Records from a collection
□ □ □ □

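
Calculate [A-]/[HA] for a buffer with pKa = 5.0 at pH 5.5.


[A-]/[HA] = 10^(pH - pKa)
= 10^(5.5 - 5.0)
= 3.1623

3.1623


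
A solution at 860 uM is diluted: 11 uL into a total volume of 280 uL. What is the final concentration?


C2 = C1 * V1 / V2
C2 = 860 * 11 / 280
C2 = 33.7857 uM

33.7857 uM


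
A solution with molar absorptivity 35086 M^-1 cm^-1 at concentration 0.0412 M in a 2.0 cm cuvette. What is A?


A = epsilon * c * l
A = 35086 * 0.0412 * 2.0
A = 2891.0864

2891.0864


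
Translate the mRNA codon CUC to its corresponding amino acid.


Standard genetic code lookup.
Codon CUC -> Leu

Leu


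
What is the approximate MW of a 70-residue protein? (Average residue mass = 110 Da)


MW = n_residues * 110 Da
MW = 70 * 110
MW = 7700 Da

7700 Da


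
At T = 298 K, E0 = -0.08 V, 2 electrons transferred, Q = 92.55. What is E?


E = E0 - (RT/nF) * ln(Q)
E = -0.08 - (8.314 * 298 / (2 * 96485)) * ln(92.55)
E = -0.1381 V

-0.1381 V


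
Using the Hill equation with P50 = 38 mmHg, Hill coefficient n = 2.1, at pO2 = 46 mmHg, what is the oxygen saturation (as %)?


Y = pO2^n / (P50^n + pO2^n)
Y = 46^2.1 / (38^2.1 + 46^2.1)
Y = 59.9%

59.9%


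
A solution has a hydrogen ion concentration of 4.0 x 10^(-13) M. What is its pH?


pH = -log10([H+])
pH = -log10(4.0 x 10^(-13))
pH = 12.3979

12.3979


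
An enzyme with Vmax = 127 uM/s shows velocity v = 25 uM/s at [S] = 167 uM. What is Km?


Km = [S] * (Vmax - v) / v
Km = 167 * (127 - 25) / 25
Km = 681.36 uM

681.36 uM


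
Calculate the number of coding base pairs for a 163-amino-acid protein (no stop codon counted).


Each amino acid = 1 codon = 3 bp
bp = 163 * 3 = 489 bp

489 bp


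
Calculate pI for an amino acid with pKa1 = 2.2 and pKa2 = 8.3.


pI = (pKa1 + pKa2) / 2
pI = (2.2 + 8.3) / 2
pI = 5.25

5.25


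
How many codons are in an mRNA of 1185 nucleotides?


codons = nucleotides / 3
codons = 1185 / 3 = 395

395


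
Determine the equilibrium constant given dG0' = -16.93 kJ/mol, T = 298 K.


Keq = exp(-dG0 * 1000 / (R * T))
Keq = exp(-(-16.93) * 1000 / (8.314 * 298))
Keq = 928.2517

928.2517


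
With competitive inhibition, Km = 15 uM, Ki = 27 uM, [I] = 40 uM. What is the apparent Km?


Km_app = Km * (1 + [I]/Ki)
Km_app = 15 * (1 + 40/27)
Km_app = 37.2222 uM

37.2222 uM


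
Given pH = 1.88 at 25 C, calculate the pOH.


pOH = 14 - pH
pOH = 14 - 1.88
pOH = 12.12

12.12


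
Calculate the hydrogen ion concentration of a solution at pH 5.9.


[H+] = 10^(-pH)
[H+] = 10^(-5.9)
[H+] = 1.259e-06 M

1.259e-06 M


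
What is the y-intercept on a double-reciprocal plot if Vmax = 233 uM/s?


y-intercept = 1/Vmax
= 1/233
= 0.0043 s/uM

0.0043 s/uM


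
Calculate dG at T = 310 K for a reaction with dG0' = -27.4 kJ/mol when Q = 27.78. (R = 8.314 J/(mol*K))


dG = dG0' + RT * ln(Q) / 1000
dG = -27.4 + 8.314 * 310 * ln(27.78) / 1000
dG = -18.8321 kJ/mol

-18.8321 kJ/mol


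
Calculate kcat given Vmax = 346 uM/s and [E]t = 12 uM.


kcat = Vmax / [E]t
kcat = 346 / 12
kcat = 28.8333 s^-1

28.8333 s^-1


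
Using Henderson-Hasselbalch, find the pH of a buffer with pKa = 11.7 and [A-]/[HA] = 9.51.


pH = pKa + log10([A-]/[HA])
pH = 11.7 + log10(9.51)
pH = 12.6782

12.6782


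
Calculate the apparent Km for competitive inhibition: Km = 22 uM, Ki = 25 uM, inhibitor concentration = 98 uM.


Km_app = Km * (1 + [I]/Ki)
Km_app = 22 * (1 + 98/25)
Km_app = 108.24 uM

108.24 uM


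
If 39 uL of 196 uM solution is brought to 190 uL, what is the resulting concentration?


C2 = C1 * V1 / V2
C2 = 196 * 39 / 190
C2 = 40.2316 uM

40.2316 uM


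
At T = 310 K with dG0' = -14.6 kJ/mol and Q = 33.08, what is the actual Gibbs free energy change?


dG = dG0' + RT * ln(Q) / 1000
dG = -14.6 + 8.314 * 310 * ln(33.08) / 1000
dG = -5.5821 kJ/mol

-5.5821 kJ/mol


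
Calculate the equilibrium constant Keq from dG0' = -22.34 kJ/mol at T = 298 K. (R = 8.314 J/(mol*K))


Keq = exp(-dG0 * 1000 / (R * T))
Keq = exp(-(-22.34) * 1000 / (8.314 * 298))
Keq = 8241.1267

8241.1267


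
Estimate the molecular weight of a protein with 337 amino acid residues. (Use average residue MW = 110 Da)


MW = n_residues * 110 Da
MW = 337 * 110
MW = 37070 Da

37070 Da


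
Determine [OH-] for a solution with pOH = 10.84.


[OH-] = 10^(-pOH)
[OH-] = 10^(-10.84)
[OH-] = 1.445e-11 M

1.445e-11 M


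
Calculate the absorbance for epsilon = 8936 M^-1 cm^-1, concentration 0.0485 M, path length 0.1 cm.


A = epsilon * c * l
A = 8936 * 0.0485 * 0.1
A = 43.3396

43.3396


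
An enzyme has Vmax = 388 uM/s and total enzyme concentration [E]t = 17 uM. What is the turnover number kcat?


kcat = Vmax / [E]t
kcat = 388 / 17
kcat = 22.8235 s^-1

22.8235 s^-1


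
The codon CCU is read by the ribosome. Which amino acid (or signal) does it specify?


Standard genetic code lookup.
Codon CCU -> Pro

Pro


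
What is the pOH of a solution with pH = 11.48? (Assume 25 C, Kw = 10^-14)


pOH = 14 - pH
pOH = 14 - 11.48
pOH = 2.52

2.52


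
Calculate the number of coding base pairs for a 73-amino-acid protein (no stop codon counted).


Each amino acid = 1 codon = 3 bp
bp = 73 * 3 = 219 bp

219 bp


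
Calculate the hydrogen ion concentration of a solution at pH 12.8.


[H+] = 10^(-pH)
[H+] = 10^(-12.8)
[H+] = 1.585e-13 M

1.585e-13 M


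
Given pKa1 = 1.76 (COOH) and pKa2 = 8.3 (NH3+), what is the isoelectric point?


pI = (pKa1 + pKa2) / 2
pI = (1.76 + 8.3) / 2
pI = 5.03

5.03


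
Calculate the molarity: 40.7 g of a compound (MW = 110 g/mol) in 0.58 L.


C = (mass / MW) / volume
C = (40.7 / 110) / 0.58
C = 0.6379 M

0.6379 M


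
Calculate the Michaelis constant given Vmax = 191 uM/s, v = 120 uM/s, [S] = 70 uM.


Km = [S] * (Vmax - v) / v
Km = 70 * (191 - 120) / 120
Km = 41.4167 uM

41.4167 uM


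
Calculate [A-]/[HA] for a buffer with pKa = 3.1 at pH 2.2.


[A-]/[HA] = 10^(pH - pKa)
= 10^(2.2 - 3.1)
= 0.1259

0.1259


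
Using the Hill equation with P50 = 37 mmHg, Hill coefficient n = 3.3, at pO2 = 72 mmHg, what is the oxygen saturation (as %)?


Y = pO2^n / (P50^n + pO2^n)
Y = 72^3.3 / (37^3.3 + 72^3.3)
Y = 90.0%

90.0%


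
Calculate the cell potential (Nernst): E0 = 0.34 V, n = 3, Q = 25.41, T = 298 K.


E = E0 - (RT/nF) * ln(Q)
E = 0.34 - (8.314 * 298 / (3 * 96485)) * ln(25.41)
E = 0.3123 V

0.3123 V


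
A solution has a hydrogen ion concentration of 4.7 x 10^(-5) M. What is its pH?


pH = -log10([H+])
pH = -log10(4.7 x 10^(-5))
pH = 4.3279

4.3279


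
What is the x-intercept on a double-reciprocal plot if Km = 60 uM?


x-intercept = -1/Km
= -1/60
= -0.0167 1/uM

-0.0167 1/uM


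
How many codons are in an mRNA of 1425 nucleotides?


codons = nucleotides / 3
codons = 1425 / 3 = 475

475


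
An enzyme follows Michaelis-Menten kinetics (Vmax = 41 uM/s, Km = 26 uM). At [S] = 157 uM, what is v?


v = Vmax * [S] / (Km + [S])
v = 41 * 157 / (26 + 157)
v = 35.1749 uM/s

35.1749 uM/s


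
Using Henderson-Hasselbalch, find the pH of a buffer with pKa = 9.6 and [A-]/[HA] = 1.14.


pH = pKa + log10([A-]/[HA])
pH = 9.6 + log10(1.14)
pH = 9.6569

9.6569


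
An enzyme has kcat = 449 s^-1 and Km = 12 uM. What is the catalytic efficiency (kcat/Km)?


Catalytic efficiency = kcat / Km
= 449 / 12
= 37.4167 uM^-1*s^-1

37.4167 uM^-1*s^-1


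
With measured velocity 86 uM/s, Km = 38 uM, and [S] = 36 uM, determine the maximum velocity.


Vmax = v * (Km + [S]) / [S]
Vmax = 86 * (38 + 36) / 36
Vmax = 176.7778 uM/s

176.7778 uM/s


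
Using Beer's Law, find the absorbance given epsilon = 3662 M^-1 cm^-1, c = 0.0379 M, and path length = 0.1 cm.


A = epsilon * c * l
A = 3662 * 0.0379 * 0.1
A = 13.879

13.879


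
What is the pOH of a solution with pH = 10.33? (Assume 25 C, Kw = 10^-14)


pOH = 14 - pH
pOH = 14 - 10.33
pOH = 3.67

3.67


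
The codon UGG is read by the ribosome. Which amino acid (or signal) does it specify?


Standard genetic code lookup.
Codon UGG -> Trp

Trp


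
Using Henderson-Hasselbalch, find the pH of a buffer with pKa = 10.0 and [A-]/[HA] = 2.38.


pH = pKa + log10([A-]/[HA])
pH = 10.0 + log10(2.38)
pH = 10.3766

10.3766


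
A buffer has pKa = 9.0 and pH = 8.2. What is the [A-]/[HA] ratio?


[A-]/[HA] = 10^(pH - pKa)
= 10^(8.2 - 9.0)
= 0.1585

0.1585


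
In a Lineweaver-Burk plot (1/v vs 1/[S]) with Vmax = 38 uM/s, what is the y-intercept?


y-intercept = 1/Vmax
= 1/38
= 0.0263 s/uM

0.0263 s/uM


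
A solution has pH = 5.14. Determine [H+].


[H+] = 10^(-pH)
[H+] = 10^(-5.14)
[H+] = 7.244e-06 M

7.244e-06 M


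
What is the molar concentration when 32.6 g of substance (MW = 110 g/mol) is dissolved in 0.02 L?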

□ □ □ □

Task instructions:
Nothing but the exact lines of the data above, from the line containing "What is the pOH of a solution with pH = 10.33?" through the last, should appear in the answer.

Result of this exercise:
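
What is the pOH of a solution with pH = 10.33? (Assume 25 C, Kw = 10^-14)


pOH = 14 - pH
pOH = 14 - 10.33
pOH = 3.67

3.67


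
The codon UGG is read by the ribosome. Which amino acid (or signal) does it specify?


Standard genetic code lookup.
Codon UGG -> Trp

Trp


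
Using Henderson-Hasselbalch, find the pH of a buffer with pKa = 10.0 and [A-]/[HA] = 2.38.


pH = pKa + log10([A-]/[HA])
pH = 10.0 + log10(2.38)
pH = 10.3766

10.3766


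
A buffer has pKa = 9.0 and pH = 8.2. What is the [A-]/[HA] ratio?


[A-]/[HA] = 10^(pH - pKa)
= 10^(8.2 - 9.0)
= 0.1585

0.1585


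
In a Lineweaver-Burk plot (1/v vs 1/[S]) with Vmax = 38 uM/s, what is the y-intercept?


y-intercept = 1/Vmax
= 1/38
= 0.0263 s/uM

0.0263 s/uM


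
A solution has pH = 5.14. Determine [H+].


[H+] = 10^(-pH)
[H+] = 10^(-5.14)
[H+] = 7.244e-06 M

7.244e-06 M


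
What is the molar concentration when 32.6 g of substance (MW = 110 g/mol) is dissolved in 0.02 L?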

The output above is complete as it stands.